**RECORDED INFORMATION**

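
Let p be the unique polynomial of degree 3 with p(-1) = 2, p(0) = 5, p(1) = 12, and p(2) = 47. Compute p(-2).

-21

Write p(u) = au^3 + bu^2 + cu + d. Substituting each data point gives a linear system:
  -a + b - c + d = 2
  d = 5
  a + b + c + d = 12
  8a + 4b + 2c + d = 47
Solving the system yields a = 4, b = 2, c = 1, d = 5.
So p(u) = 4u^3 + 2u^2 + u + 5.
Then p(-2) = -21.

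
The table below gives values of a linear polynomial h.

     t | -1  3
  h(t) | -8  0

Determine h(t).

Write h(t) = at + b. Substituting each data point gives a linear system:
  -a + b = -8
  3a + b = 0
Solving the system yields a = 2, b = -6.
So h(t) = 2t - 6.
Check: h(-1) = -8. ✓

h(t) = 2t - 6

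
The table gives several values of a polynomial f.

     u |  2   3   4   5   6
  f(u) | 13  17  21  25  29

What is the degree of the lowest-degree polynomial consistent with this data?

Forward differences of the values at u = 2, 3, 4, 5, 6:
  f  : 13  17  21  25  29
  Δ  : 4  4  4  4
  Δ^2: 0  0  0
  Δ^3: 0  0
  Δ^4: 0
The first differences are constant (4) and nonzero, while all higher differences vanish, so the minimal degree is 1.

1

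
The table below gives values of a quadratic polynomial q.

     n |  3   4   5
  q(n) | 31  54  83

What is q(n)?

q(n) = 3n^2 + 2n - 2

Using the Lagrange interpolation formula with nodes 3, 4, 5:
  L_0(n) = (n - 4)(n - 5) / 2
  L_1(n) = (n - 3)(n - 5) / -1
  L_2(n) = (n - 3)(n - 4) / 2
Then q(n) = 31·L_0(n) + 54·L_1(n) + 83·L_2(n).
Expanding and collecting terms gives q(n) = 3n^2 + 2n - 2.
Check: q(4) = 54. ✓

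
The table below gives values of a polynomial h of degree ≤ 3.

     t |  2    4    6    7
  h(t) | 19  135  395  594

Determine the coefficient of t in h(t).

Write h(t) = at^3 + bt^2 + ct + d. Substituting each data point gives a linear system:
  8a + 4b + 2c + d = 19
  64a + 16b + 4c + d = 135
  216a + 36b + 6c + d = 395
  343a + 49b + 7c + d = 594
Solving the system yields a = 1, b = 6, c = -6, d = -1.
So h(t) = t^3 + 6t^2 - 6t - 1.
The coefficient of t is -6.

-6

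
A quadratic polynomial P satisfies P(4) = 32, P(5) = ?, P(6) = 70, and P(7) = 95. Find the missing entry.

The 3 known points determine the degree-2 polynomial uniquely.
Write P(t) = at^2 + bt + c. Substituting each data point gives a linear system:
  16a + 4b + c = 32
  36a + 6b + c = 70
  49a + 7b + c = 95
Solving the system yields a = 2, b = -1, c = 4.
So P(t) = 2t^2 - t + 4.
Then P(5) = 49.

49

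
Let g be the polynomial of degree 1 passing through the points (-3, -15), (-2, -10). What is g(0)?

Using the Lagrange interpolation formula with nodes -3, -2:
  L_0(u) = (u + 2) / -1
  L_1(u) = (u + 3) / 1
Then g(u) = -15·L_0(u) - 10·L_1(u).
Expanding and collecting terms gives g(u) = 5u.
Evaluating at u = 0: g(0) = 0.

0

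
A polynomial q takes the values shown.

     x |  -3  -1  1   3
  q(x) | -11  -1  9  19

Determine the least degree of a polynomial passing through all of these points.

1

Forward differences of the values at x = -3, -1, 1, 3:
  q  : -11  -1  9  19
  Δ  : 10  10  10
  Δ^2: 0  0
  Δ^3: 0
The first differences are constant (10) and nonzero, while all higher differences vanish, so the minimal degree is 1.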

**WORK ITEM**
All of the data above needs to be given again exactly.

**WRITTEN SOLUTION**
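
Let p be the unique polynomial of degree 3 with p(-1) = 2, p(0) = 5, p(1) = 12, and p(2) = 47. Compute p(-2).

-21

Write p(u) = au^3 + bu^2 + cu + d. Substituting each data point gives a linear system:
  -a + b - c + d = 2
  d = 5
  a + b + c + d = 12
  8a + 4b + 2c + d = 47
Solving the system yields a = 4, b = 2, c = 1, d = 5.
So p(u) = 4u^3 + 2u^2 + u + 5.
Then p(-2) = -21.

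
The table below gives values of a linear polynomial h.

     t | -1  3
  h(t) | -8  0

Determine h(t).

Write h(t) = at + b. Substituting each data point gives a linear system:
  -a + b = -8
  3a + b = 0
Solving the system yields a = 2, b = -6.
So h(t) = 2t - 6.
Check: h(-1) = -8. ✓

h(t) = 2t - 6

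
The table gives several values of a polynomial f.

     u |  2   3   4   5   6
  f(u) | 13  17  21  25  29

What is the degree of the lowest-degree polynomial consistent with this data?

Forward differences of the values at u = 2, 3, 4, 5, 6:
  f  : 13  17  21  25  29
  Δ  : 4  4  4  4
  Δ^2: 0  0  0
  Δ^3: 0  0
  Δ^4: 0
The first differences are constant (4) and nonzero, while all higher differences vanish, so the minimal degree is 1.

1

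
The table below gives values of a quadratic polynomial q.

     n |  3   4   5
  q(n) | 31  54  83

What is q(n)?

q(n) = 3n^2 + 2n - 2

Using the Lagrange interpolation formula with nodes 3, 4, 5:
  L_0(n) = (n - 4)(n - 5) / 2
  L_1(n) = (n - 3)(n - 5) / -1
  L_2(n) = (n - 3)(n - 4) / 2
Then q(n) = 31·L_0(n) + 54·L_1(n) + 83·L_2(n).
Expanding and collecting terms gives q(n) = 3n^2 + 2n - 2.
Check: q(4) = 54. ✓

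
The table below gives values of a polynomial h of degree ≤ 3.

     t |  2    4    6    7
  h(t) | 19  135  395  594

Determine the coefficient of t in h(t).

Write h(t) = at^3 + bt^2 + ct + d. Substituting each data point gives a linear system:
  8a + 4b + 2c + d = 19
  64a + 16b + 4c + d = 135
  216a + 36b + 6c + d = 395
  343a + 49b + 7c + d = 594
Solving the system yields a = 1, b = 6, c = -6, d = -1.
So h(t) = t^3 + 6t^2 - 6t - 1.
The coefficient of t is -6.

-6

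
A quadratic polynomial P satisfies P(4) = 32, P(5) = ?, P(6) = 70, and P(7) = 95. Find the missing entry.

The 3 known points determine the degree-2 polynomial uniquely.
Write P(t) = at^2 + bt + c. Substituting each data point gives a linear system:
  16a + 4b + c = 32
  36a + 6b + c = 70
  49a + 7b + c = 95
Solving the system yields a = 2, b = -1, c = 4.
So P(t) = 2t^2 - t + 4.
Then P(5) = 49.

49

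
Let g be the polynomial of degree 1 passing through the points (-3, -15), (-2, -10). What is g(0)?

Using the Lagrange interpolation formula with nodes -3, -2:
  L_0(u) = (u + 2) / -1
  L_1(u) = (u + 3) / 1
Then g(u) = -15·L_0(u) - 10·L_1(u).
Expanding and collecting terms gives g(u) = 5u.
Evaluating at u = 0: g(0) = 0.

0

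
A polynomial q takes the values shown.

     x |  -3  -1  1   3
  q(x) | -11  -1  9  19

Determine the least degree of a polynomial passing through all of these points.

1

Forward differences of the values at x = -3, -1, 1, 3:
  q  : -11  -1  9  19
  Δ  : 10  10  10
  Δ^2: 0  0
  Δ^3: 0
The first differences are constant (10) and nonzero, while all higher differences vanish, so the minimal degree is 1.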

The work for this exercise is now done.